## AIM OF THE TASK
Each line from the one containing "x^⊗2). Compute p(0)." to the last line of the listing below must be reproduced exactly, and nothing more.

## AVAILABLE RECORDS
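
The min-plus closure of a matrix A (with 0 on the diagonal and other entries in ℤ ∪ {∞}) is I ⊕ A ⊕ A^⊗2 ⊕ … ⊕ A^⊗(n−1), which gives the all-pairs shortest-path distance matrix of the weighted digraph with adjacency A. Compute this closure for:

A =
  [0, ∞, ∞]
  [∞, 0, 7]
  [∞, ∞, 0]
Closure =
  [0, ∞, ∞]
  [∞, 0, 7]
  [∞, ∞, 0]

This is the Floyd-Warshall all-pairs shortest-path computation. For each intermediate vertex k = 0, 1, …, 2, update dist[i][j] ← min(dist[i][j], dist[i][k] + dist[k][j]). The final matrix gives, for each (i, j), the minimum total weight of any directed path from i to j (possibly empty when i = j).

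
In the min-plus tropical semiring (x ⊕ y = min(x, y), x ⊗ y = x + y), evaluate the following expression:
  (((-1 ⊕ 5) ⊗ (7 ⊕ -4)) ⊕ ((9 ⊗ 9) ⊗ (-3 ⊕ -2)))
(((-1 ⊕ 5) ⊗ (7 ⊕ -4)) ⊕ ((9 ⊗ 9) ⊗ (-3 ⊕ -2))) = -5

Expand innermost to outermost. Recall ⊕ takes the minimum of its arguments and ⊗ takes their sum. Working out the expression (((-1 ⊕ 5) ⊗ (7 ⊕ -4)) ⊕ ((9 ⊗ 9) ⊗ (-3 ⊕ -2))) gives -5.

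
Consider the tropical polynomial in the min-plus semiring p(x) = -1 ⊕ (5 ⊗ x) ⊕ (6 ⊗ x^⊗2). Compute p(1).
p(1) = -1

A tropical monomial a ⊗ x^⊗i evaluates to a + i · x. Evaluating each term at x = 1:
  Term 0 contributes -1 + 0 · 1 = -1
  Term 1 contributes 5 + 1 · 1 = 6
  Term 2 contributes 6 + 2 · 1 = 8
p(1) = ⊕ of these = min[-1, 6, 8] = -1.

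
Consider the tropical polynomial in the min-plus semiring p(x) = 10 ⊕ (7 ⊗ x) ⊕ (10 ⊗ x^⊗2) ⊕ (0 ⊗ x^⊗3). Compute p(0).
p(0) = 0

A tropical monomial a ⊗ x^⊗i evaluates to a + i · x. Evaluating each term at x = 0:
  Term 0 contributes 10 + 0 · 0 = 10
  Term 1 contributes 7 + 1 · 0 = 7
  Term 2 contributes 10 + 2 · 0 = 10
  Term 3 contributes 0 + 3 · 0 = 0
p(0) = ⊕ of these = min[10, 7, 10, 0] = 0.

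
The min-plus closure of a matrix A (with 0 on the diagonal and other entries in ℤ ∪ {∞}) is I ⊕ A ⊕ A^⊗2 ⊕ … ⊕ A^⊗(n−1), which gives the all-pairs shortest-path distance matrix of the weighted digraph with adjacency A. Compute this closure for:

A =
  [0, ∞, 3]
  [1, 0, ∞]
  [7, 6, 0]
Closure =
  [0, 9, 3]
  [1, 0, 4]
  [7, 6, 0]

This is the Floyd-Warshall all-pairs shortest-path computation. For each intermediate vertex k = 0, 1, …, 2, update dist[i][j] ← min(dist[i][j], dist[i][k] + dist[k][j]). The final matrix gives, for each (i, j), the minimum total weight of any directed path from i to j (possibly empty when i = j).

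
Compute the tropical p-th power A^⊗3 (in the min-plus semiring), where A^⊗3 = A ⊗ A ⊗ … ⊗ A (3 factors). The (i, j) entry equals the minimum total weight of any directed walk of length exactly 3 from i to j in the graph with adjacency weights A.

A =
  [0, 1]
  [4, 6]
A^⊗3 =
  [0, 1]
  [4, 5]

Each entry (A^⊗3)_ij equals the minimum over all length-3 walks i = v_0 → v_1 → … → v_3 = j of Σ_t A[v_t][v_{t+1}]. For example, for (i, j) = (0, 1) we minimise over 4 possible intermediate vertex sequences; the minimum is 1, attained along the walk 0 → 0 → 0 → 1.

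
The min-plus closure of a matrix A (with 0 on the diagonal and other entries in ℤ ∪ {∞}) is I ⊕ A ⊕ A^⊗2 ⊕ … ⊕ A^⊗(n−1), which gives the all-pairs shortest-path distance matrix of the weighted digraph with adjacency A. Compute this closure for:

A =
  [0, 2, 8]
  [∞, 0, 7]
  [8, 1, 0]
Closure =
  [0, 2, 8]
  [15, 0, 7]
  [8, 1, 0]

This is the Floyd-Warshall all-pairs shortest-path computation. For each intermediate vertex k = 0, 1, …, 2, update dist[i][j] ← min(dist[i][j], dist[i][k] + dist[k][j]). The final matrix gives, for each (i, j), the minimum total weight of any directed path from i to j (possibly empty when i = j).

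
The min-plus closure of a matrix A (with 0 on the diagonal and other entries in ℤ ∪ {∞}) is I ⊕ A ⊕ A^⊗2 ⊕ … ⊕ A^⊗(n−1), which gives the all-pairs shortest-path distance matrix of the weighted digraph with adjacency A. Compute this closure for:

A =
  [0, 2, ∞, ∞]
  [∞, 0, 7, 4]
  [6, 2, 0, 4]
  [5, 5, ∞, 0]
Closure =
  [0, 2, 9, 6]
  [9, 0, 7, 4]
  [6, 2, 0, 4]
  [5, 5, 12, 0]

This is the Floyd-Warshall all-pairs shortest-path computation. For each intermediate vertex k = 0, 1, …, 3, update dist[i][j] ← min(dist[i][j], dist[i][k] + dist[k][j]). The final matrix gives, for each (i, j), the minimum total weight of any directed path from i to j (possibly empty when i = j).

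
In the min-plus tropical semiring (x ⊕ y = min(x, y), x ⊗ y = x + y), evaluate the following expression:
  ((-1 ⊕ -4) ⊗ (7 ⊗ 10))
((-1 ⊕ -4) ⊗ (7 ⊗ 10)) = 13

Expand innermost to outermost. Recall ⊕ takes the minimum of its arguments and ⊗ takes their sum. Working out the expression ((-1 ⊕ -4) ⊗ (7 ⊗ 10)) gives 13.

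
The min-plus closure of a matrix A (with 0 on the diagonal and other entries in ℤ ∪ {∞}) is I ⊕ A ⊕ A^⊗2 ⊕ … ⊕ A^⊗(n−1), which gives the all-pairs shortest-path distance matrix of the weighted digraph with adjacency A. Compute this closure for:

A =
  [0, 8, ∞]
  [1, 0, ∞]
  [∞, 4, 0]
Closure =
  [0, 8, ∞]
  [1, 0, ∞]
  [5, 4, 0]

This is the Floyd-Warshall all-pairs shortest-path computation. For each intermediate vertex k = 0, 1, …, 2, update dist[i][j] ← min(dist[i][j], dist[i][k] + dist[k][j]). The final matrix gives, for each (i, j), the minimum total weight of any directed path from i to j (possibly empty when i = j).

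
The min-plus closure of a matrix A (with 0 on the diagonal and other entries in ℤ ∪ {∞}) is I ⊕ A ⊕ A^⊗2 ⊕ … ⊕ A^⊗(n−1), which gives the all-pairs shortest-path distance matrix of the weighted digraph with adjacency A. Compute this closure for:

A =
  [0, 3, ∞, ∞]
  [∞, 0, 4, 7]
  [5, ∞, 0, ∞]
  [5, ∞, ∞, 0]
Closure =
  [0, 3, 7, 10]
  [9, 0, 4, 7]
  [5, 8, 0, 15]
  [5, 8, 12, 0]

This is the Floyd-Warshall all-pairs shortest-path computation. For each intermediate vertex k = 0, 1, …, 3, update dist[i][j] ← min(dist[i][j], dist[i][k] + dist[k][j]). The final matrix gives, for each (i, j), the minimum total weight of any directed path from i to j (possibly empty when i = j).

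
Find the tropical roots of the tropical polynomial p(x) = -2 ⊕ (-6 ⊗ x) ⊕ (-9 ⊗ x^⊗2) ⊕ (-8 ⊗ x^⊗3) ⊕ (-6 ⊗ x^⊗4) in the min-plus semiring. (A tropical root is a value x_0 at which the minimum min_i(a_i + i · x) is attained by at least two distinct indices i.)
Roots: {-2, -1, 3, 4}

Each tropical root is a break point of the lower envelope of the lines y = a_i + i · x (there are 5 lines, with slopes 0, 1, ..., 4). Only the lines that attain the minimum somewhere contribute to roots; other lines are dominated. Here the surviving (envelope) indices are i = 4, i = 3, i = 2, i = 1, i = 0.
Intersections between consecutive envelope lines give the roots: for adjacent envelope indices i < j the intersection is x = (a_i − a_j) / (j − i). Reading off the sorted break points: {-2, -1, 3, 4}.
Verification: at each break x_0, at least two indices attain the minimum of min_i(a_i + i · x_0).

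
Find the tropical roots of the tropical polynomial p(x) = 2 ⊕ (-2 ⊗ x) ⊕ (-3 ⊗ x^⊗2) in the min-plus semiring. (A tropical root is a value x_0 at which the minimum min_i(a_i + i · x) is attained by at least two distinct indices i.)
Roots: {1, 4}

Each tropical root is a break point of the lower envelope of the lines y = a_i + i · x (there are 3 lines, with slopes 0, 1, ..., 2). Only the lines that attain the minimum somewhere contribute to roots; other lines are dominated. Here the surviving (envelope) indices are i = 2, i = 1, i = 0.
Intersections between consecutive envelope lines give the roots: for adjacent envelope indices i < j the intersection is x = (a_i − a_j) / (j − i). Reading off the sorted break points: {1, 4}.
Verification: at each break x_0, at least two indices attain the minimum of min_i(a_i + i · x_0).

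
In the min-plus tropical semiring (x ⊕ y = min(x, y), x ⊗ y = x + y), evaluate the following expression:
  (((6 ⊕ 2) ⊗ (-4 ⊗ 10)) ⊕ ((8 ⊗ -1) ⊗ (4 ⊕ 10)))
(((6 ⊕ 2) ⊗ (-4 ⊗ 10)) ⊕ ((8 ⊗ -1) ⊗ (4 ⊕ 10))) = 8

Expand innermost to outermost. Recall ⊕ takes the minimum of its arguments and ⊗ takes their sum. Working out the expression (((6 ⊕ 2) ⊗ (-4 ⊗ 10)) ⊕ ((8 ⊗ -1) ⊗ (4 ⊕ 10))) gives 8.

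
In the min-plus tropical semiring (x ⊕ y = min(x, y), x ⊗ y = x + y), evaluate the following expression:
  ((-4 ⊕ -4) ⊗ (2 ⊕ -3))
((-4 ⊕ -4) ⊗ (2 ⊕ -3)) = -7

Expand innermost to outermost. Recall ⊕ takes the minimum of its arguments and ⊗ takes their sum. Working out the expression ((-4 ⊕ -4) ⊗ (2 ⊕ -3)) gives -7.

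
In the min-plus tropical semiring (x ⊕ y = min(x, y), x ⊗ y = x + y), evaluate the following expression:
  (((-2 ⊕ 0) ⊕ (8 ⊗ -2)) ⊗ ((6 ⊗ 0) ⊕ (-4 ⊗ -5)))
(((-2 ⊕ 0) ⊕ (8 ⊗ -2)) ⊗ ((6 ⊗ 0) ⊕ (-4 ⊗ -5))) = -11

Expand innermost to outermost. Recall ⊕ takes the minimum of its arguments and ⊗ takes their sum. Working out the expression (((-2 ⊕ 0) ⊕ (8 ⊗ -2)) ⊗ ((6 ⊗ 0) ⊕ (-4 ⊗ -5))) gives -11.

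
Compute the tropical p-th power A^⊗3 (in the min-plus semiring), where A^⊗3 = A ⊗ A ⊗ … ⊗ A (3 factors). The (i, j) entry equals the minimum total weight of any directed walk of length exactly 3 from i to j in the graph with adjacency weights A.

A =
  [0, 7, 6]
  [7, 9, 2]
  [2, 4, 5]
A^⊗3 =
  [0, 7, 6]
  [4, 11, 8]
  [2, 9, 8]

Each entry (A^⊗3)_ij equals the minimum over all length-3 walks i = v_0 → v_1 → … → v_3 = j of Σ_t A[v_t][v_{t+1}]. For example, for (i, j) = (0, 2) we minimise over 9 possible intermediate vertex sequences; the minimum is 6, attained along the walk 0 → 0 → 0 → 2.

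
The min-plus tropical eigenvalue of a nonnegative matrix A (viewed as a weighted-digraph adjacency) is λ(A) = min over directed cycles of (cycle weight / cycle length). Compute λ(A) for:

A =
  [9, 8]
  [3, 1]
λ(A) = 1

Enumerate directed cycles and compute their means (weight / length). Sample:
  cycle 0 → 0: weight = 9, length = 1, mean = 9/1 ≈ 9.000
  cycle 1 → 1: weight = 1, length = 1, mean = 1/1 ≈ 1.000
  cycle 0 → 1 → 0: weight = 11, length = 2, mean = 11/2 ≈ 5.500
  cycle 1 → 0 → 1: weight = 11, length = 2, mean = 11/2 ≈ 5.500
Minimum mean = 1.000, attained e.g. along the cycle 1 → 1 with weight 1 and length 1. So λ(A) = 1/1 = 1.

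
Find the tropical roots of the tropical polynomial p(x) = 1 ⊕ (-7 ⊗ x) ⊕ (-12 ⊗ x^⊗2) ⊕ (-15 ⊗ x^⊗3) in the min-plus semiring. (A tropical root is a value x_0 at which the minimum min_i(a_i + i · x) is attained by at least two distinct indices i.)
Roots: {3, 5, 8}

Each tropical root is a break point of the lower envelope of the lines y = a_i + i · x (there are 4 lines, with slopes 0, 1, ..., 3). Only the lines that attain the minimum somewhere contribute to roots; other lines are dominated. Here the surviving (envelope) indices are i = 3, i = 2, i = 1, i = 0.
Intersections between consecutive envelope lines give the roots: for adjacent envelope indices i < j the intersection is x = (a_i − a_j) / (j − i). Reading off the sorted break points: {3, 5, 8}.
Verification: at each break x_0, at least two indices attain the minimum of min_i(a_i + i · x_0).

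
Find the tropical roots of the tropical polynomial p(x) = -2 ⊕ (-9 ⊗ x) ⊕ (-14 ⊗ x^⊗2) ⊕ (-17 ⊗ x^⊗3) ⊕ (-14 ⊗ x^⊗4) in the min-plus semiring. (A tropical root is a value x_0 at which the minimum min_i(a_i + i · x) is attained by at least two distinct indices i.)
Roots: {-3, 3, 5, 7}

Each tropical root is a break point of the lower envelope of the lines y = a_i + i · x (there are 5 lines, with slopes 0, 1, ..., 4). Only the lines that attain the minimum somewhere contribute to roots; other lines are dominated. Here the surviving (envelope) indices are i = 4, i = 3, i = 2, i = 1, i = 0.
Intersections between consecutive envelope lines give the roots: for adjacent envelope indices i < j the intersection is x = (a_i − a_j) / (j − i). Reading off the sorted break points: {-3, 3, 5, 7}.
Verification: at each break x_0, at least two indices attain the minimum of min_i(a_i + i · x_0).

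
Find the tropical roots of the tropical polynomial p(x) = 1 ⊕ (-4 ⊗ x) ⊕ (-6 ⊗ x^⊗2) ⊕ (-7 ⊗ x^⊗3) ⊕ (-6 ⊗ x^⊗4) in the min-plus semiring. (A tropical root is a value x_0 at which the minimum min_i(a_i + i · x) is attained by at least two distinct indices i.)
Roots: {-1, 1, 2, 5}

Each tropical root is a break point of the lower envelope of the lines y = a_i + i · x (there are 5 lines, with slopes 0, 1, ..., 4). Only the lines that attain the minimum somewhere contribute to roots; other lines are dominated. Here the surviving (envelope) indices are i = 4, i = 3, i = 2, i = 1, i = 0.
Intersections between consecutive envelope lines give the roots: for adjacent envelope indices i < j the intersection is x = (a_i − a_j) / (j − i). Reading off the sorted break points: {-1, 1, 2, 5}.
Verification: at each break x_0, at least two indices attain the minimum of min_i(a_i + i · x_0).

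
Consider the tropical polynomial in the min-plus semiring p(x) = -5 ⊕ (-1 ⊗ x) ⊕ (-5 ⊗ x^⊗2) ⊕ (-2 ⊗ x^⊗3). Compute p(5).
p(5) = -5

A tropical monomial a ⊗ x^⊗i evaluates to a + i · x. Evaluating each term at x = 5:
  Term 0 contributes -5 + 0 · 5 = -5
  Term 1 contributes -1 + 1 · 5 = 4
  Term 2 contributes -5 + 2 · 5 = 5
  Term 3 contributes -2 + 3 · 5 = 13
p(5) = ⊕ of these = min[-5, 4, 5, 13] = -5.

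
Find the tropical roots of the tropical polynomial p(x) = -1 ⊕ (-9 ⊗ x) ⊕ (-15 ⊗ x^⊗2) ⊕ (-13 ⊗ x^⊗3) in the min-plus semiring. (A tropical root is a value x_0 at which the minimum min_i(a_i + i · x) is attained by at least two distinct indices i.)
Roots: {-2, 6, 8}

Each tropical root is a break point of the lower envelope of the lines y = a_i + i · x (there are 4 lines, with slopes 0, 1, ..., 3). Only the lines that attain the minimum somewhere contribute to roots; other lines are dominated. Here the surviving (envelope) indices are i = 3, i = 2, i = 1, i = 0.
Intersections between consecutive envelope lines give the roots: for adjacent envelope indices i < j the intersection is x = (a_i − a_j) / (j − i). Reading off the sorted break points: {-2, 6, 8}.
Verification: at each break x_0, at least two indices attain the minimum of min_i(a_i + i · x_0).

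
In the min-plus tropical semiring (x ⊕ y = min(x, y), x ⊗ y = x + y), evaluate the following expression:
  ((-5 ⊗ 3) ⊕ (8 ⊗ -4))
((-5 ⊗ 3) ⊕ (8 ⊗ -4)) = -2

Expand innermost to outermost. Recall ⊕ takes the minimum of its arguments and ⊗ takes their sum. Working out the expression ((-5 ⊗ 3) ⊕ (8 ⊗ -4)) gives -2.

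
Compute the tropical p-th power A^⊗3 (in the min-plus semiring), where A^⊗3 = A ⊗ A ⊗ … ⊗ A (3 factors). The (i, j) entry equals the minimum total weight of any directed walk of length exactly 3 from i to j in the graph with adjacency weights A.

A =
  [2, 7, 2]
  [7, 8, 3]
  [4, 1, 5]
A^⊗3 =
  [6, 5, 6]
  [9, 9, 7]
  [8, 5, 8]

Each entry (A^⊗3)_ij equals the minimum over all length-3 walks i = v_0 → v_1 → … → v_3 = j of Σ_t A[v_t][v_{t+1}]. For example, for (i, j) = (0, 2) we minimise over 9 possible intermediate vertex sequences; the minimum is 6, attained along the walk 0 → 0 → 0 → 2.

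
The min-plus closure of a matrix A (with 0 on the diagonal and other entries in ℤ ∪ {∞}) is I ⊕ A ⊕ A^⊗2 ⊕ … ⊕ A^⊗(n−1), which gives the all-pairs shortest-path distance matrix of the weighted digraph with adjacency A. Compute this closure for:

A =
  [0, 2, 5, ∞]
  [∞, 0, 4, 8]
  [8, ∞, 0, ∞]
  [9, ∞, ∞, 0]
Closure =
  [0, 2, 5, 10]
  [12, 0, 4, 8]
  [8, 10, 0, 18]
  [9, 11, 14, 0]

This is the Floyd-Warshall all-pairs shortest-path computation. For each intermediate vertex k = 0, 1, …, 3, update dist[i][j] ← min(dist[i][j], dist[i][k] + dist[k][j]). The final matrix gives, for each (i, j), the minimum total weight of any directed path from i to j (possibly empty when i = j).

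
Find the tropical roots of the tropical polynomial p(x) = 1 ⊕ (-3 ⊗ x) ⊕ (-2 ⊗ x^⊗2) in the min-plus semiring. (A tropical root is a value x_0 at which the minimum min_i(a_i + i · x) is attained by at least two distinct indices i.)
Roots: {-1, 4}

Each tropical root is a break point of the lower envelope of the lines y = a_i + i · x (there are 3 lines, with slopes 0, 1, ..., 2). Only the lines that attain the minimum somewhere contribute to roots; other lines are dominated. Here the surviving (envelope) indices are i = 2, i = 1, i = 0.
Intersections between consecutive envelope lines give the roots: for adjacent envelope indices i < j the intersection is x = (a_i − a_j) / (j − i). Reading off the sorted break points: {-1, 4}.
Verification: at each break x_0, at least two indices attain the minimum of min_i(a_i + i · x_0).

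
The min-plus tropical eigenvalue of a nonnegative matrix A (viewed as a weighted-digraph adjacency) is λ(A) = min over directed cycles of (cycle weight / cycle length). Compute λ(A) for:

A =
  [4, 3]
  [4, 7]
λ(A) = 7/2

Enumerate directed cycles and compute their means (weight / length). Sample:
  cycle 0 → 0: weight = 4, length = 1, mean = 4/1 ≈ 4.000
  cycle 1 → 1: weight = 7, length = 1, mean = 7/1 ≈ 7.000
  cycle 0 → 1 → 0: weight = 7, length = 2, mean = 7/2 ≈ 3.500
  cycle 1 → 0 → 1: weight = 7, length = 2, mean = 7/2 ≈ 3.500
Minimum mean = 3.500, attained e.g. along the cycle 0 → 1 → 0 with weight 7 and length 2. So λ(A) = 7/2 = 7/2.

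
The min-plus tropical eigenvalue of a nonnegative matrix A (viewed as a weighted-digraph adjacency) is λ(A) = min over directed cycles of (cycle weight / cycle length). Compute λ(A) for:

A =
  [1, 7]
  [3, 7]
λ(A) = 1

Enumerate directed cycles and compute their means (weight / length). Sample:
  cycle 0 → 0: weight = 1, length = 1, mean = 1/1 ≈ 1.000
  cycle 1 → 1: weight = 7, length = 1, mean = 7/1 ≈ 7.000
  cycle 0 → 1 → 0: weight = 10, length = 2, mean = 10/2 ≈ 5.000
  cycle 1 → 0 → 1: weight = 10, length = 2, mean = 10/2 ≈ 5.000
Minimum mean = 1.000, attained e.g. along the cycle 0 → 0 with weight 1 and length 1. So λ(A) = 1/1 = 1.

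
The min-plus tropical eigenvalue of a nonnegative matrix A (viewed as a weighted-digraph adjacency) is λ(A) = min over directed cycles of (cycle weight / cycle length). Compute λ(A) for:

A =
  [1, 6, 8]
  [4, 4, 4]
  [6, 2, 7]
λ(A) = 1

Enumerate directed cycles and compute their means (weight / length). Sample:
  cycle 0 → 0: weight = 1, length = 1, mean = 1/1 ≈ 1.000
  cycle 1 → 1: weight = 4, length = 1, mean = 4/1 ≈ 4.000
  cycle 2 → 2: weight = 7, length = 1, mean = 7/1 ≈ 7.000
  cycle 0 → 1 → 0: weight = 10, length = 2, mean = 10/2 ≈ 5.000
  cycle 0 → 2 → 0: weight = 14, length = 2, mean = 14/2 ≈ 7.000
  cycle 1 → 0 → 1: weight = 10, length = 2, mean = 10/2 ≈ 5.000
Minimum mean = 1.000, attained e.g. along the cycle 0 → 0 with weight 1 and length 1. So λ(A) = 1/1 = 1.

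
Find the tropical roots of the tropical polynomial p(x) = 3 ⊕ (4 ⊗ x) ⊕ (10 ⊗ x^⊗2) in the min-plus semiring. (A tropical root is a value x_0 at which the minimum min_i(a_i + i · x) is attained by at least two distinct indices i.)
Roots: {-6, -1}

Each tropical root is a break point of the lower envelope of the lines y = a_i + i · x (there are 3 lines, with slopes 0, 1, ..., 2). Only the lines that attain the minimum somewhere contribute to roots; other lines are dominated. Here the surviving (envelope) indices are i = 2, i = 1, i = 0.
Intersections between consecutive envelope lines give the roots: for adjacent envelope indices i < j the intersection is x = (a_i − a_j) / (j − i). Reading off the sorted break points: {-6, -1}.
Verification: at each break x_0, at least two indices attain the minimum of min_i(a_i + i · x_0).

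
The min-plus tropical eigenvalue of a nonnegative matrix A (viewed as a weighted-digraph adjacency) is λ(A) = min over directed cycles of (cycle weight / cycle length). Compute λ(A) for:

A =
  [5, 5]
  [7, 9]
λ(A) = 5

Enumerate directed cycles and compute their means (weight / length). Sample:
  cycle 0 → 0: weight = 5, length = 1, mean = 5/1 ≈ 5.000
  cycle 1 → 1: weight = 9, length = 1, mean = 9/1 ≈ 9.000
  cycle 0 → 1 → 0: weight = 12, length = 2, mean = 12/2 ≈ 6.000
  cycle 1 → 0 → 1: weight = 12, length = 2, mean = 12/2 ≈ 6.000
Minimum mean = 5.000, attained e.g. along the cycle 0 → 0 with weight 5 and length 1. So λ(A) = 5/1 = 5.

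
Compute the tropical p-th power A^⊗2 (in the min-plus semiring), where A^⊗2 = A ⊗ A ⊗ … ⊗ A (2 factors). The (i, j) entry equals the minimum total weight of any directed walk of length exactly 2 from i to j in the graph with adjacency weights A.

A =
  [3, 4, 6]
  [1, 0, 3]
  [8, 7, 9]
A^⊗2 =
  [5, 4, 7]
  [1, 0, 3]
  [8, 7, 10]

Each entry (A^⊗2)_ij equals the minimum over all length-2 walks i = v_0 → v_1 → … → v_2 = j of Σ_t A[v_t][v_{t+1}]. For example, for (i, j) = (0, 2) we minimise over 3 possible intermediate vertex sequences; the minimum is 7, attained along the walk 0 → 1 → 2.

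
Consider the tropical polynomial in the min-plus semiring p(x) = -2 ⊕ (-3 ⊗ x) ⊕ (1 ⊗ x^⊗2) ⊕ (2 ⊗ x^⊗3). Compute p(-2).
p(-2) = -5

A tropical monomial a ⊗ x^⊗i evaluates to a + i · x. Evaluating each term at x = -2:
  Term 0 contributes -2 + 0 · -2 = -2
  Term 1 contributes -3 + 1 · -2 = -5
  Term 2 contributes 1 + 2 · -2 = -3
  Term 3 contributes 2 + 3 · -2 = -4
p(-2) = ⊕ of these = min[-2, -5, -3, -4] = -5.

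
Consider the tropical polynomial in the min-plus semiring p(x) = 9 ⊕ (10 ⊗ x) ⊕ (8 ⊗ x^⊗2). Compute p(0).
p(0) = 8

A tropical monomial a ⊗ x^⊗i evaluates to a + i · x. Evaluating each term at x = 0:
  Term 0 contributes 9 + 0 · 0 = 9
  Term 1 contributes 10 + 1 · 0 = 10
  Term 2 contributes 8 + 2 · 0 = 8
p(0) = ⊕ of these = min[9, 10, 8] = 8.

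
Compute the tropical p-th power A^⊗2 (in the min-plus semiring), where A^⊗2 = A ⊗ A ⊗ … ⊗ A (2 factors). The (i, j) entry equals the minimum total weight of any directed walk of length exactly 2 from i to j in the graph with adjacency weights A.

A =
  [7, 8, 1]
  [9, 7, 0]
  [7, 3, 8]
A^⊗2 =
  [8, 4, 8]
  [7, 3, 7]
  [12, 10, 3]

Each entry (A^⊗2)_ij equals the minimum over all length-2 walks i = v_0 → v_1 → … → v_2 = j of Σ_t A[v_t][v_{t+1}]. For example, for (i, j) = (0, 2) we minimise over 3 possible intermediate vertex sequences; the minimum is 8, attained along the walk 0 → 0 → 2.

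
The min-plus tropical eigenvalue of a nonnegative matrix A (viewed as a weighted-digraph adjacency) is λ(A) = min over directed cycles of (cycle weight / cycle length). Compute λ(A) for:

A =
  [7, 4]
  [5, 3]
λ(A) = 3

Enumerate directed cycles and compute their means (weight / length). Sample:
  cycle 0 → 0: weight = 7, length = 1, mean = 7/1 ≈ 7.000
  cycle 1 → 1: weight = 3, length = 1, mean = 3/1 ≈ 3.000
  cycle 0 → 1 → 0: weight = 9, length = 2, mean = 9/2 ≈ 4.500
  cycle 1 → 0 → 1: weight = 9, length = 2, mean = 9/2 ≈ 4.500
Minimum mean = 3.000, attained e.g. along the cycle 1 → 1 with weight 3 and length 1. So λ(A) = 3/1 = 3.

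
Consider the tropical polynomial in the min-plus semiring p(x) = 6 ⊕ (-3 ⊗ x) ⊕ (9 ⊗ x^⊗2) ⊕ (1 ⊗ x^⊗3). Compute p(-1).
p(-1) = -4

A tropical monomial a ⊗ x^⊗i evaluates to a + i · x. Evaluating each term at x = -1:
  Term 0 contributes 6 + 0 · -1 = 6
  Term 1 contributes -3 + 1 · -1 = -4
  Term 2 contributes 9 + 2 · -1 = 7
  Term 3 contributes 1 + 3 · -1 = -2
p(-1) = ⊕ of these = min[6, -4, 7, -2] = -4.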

## WRITTEN ANSWER
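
Consider the tropical polynomial in the min-plus semiring p(x) = 9 ⊕ (10 ⊗ x) ⊕ (8 ⊗ x^⊗2). Compute p(0).
p(0) = 8

A tropical monomial a ⊗ x^⊗i evaluates to a + i · x. Evaluating each term at x = 0:
  Term 0 contributes 9 + 0 · 0 = 9
  Term 1 contributes 10 + 1 · 0 = 10
  Term 2 contributes 8 + 2 · 0 = 8
p(0) = ⊕ of these = min[9, 10, 8] = 8.

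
Compute the tropical p-th power A^⊗2 (in the min-plus semiring), where A^⊗2 = A ⊗ A ⊗ … ⊗ A (2 factors). The (i, j) entry equals the minimum total weight of any directed walk of length exactly 2 from i to j in the graph with adjacency weights A.

A =
  [7, 8, 1]
  [9, 7, 0]
  [7, 3, 8]
A^⊗2 =
  [8, 4, 8]
  [7, 3, 7]
  [12, 10, 3]

Each entry (A^⊗2)_ij equals the minimum over all length-2 walks i = v_0 → v_1 → … → v_2 = j of Σ_t A[v_t][v_{t+1}]. For example, for (i, j) = (0, 2) we minimise over 3 possible intermediate vertex sequences; the minimum is 8, attained along the walk 0 → 0 → 2.

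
The min-plus tropical eigenvalue of a nonnegative matrix A (viewed as a weighted-digraph adjacency) is λ(A) = min over directed cycles of (cycle weight / cycle length). Compute λ(A) for:

A =
  [7, 4]
  [5, 3]
λ(A) = 3

Enumerate directed cycles and compute their means (weight / length). Sample:
  cycle 0 → 0: weight = 7, length = 1, mean = 7/1 ≈ 7.000
  cycle 1 → 1: weight = 3, length = 1, mean = 3/1 ≈ 3.000
  cycle 0 → 1 → 0: weight = 9, length = 2, mean = 9/2 ≈ 4.500
  cycle 1 → 0 → 1: weight = 9, length = 2, mean = 9/2 ≈ 4.500
Minimum mean = 3.000, attained e.g. along the cycle 1 → 1 with weight 3 and length 1. So λ(A) = 3/1 = 3.

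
Consider the tropical polynomial in the min-plus semiring p(x) = 6 ⊕ (-3 ⊗ x) ⊕ (9 ⊗ x^⊗2) ⊕ (1 ⊗ x^⊗3). Compute p(-1).
p(-1) = -4

A tropical monomial a ⊗ x^⊗i evaluates to a + i · x. Evaluating each term at x = -1:
  Term 0 contributes 6 + 0 · -1 = 6
  Term 1 contributes -3 + 1 · -1 = -4
  Term 2 contributes 9 + 2 · -1 = 7
  Term 3 contributes 1 + 3 · -1 = -2
p(-1) = ⊕ of these = min[6, -4, 7, -2] = -4.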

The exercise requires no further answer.